> _Action item_
Check each line of the listing for the string "Delta", then state how many lines have it. Only the number is wanted.
######
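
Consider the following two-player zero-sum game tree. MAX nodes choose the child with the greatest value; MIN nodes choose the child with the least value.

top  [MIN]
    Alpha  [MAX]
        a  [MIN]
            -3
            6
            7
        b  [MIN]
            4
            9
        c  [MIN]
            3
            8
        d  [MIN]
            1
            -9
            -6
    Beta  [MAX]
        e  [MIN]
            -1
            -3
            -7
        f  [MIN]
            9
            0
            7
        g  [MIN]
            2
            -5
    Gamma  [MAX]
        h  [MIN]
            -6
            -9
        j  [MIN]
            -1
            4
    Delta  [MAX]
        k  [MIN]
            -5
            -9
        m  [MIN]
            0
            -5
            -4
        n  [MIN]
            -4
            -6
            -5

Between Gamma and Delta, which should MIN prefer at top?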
######
> _Solution to this exercise_
2